■ TASK:
In the entries that follow, the first line to write out is the one containing "A deadline is", and the last is the one containing "From 2052 to". Reproduce that stretch exactly, with nothing before or after it.

──────── EXCERPTED RECORDS

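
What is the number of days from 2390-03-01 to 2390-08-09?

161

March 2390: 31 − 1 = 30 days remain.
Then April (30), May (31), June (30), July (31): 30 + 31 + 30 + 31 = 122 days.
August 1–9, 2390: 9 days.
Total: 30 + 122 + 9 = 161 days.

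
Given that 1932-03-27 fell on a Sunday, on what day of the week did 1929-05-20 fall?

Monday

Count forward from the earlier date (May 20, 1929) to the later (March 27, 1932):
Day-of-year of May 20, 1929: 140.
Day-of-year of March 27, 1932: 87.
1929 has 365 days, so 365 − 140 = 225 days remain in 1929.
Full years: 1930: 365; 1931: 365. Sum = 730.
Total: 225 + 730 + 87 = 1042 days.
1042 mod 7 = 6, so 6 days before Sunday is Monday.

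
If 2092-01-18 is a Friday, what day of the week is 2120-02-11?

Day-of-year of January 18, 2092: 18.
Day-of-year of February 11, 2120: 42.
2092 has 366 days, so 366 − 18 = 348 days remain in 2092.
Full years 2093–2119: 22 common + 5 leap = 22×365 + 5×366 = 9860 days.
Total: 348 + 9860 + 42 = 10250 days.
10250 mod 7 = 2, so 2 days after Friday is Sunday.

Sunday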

────────────────
──────── EXCERPTED RECORDS

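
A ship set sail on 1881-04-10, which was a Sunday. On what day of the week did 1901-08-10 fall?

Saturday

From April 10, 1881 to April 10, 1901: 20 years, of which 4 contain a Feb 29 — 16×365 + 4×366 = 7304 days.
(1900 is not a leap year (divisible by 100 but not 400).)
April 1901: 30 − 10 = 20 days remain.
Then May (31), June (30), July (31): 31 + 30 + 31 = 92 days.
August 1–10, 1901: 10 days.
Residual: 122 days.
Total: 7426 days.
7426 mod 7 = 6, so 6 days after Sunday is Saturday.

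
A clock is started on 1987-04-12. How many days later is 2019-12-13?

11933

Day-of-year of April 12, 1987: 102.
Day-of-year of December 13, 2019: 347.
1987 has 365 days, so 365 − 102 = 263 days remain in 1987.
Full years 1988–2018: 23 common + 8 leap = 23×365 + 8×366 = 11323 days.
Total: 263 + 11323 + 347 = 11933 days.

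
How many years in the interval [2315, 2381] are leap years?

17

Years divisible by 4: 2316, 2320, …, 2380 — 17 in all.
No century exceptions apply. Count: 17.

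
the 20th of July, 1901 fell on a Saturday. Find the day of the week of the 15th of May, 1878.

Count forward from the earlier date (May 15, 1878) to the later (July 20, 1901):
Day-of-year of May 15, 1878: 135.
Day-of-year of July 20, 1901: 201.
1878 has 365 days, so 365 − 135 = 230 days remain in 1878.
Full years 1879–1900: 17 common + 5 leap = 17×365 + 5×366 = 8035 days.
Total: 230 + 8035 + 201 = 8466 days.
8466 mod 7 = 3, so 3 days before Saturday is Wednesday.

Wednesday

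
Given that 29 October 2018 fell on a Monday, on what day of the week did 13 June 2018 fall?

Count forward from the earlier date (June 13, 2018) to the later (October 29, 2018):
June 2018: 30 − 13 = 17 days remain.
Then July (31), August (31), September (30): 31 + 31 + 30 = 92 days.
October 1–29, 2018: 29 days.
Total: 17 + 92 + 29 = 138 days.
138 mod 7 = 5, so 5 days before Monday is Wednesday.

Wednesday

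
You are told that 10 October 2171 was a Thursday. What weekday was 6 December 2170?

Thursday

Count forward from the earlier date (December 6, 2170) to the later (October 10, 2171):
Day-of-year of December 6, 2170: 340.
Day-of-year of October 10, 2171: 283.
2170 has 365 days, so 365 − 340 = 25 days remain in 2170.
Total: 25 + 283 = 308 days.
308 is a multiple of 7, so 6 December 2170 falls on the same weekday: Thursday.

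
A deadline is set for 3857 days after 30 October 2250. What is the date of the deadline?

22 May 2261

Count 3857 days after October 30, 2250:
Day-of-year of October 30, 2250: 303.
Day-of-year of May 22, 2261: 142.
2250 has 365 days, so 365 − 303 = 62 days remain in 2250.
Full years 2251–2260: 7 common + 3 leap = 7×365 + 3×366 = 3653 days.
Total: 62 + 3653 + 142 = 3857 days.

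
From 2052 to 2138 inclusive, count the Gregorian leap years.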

────────────────

■ ANSWER SECTION:
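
A deadline is set for 3857 days after 30 October 2250. What is the date of the deadline?

22 May 2261

Count 3857 days after October 30, 2250:
Day-of-year of October 30, 2250: 303.
Day-of-year of May 22, 2261: 142.
2250 has 365 days, so 365 − 303 = 62 days remain in 2250.
Full years 2251–2260: 7 common + 3 leap = 7×365 + 3×366 = 3653 days.
Total: 62 + 3653 + 142 = 3857 days.

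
From 2052 to 2138 inclusive, count the Gregorian leap years.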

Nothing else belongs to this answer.